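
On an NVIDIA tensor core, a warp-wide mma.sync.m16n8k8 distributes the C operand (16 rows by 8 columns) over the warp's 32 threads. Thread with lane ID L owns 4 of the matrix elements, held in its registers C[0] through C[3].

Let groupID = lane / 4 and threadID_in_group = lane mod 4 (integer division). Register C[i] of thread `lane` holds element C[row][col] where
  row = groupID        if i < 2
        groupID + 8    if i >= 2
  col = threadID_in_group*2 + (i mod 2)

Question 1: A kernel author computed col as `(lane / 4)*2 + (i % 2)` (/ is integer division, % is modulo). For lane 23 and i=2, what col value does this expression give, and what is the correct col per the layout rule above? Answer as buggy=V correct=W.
`(lane / 4)*2 + (i % 2)`[23,2]->10
lane 23->23/4=5, 23 mod 4=3
i=2  r:5+8->13  c:2·3+0->6
col: 10 vs 6

buggy=10 correct=6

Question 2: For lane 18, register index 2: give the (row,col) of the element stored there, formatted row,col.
12,4

L=18⇒gr=18>>2=4, th=18&3=2
[2]⇒row 4+8=12  col 2·2+0=4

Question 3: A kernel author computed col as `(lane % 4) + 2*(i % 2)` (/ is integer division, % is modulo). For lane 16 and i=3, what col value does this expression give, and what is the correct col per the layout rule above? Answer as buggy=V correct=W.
`(lane % 4) + 2*(i % 2)`[16,3]=>2
16: grp=4,tig=0
[3] (4+8,0*2+1) = (12,1)
col: 2 vs 1

buggy=2 correct=1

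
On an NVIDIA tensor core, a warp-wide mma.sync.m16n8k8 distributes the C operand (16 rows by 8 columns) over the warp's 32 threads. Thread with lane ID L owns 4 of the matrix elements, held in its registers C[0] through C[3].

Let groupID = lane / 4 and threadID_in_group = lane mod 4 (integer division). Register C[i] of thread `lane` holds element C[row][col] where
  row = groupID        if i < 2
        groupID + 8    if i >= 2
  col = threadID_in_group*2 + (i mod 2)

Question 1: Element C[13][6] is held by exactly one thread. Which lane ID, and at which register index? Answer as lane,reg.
23,2

r=13->g=5,rb=1  c=6->t=3,b0=0
L=5*4+3=23  i=1*2+0=2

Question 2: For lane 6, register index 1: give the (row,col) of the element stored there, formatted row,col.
1,5

6: gid=1,tid=2
[1] (1+0,2*2+1) = (1,5)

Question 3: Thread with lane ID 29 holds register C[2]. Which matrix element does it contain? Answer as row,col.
29: grp=7,tig=1
[2] (7+8,1*2+0) = (15,2)

15,2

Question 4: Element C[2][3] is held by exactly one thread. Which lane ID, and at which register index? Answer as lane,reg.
9,1

r=2->g=2,rb=0  c=3->t=1,b0=1
L=2*4+1=9  i=0*2+1=1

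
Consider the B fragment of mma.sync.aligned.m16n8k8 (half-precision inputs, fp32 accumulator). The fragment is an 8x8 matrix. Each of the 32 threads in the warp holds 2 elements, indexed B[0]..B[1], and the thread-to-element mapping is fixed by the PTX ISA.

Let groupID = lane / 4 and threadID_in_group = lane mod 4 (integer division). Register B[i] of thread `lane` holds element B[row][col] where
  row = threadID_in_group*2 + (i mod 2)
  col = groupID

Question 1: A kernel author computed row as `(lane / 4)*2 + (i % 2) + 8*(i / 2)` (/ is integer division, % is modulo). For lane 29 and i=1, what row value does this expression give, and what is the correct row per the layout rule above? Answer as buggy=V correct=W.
`(lane / 4)*2 + (i % 2) + 8*(i / 2)`[29,1]->15
29: gid=7,tid=1
[1] (1*2+1,7) = (3,7)
row: 15 vs 3

buggy=15 correct=3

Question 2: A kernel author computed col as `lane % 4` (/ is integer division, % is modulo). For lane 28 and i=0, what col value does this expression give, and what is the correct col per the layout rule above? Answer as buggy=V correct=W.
`lane % 4`[28,0]=>0
28: grp=7,tig=0
[0] (0*2+0,7) = (0,7)
col: 0 vs 7

buggy=0 correct=7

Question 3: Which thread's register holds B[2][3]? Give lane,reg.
c=3⇒gr=3  r=2⇒th=1,odd=0
L=3*4+1=13  i=0=0

13,0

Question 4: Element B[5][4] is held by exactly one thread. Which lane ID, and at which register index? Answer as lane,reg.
c=4⇒gr=4  r=5⇒th=2,odd=1
L=4*4+2=18  i=1=1

18,1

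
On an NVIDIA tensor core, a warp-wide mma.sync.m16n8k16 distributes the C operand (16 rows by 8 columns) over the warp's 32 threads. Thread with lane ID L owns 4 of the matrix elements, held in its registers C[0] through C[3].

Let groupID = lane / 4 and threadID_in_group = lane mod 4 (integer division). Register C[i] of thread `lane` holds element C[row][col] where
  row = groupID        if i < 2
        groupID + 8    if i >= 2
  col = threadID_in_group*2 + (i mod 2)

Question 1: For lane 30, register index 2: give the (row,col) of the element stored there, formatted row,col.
30: gid=7,tid=2
[2] (7+8,2*2+0) = (15,4)

15,4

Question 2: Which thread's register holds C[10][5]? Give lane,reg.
10,3

r=10⇒gr=2,Rb=1  c=5⇒th=2,odd=1
L=2*4+2=10  i=1*2+1=3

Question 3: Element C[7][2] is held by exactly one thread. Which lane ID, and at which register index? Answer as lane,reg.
29,0

r=7⇒gr=7,Rb=0  c=2⇒th=1,odd=0
L=7*4+1=29  i=0*2+0=0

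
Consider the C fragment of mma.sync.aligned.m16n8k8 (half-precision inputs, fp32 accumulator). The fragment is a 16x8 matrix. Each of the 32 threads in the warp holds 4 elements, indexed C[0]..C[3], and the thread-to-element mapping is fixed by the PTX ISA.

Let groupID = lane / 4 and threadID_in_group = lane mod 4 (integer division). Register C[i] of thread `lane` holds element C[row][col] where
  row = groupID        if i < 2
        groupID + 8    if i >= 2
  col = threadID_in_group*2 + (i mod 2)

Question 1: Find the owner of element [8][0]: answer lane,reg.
0,2

r=8⇒gr=0,Rb=1  c=0⇒th=0,odd=0
L=0*4+0=0  i=1*2+0=2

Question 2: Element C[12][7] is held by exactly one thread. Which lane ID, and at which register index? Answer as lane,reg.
r=12->g=4,rb=1  c=7->t=3,b0=1
L=4*4+3=19  i=1*2+1=3

19,3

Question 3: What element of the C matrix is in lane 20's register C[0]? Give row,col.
5,0

L=20⇒gr=20>>2=5, th=20&3=0
[0]⇒row 5+0=5  col 0·2+0=0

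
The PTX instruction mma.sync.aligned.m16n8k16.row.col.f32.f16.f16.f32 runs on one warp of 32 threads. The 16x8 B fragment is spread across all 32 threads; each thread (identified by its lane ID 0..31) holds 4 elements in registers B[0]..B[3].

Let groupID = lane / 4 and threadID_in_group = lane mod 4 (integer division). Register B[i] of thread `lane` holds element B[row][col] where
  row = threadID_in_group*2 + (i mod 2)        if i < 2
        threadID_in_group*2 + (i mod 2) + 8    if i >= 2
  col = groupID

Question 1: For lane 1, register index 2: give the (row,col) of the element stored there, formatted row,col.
10,0

lane 1→1/4=0, 1 mod 4=1
i=2  r:2·1+0+8→10  c:0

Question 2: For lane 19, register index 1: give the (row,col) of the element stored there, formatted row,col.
lane 19: g=4 (19/4), t=3 (19%4)
i=1: r=3*2+1+0=7, c=g=4

7,4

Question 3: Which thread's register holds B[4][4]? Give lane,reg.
c=4→G=4  r=4→rhi=0,T=2,p=0
L=4*4+2=18  i=0*2+0=0

18,0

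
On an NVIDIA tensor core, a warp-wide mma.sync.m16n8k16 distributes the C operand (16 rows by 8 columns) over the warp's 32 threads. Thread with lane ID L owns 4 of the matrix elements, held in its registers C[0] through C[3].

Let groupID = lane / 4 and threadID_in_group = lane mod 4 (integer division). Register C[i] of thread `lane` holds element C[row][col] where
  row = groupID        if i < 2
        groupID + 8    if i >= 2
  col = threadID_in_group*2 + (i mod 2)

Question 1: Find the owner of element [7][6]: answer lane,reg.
31,0

r=7→G=7,rhi=0  c=6→T=3,p=0
L=7*4+3=31  i=0*2+0=0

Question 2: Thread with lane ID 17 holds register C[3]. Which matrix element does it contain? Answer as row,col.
12,3

L=17⇒gr=17>>2=4, th=17&3=1
[3]⇒row 4+8=12  col 1·2+1=3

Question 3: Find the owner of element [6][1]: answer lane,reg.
24,1

r: 6->gid=6,r8=0  c: 1->tid=0,i&1=1
L=6*4+0=24  i=0*2+1=1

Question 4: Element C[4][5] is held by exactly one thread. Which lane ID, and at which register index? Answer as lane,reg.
r: 4->gid=4,r8=0  c: 5->tid=2,i&1=1
L=4*4+2=18  i=0*2+1=1

18,1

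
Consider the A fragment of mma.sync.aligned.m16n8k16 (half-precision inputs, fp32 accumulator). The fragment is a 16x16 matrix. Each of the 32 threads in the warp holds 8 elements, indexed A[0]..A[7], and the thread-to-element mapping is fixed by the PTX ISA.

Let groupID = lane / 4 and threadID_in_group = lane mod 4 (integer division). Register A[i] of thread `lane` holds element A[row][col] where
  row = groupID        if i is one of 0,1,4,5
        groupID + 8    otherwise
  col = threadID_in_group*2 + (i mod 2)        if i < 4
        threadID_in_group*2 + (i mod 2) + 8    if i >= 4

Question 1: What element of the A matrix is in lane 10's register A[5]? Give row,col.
2,13

10: gid=2,tid=2
[5] (2+0,2*2+1+8) = (2,13)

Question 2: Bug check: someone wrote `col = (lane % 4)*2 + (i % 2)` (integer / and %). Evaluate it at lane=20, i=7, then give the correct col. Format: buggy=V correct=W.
buggy=1 correct=9

`(lane % 4)*2 + (i % 2)`[20,7]⇒1
lane 20: gr=5 (20/4), th=0 (20%4)
i=7: r=5+8=13, c=0*2+1+8=9
col: 1 vs 9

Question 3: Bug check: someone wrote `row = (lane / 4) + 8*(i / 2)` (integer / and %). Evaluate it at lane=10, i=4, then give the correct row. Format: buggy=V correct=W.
`(lane / 4) + 8*(i / 2)`[10,4]->18
lane 10: gid=2 (10/4), tid=2 (10%4)
i=4: r=2+0=2, c=2*2+0+8=12
row: 18 vs 2

buggy=18 correct=2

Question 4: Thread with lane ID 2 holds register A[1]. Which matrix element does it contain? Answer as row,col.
0,5

L=2=>grp=2>>2=0, tig=2&3=2
[1]=>row 0+0=0  col 2·2+1+0=5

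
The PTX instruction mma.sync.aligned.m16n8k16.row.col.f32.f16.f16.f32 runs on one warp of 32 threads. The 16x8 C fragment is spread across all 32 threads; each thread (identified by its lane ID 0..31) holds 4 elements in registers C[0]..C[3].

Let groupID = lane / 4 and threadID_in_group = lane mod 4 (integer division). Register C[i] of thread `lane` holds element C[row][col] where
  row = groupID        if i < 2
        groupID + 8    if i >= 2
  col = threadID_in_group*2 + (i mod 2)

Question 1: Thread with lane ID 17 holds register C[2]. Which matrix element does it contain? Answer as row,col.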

::::::::::

WHAT YOU NEED TO DO: When the word "runs" turns up on a line of the material above, copy that line.

WRITTEN REPLY:
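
The PTX instruction mma.sync.aligned.m16n8k16.row.col.f32.f16.f16.f32 runs on one warp of 32 threads. The 16x8 B fragment is spread across all 32 threads; each thread (identified by its lane ID 0..31) holds 4 elements in registers B[0]..B[3].
The PTX instruction mma.sync.aligned.m16n8k16.row.col.f32.f16.f16.f32 runs on one warp of 32 threads. The 16x8 C fragment is spread across all 32 threads; each thread (identified by its lane ID 0..31) holds 4 elements in registers C[0]..C[3].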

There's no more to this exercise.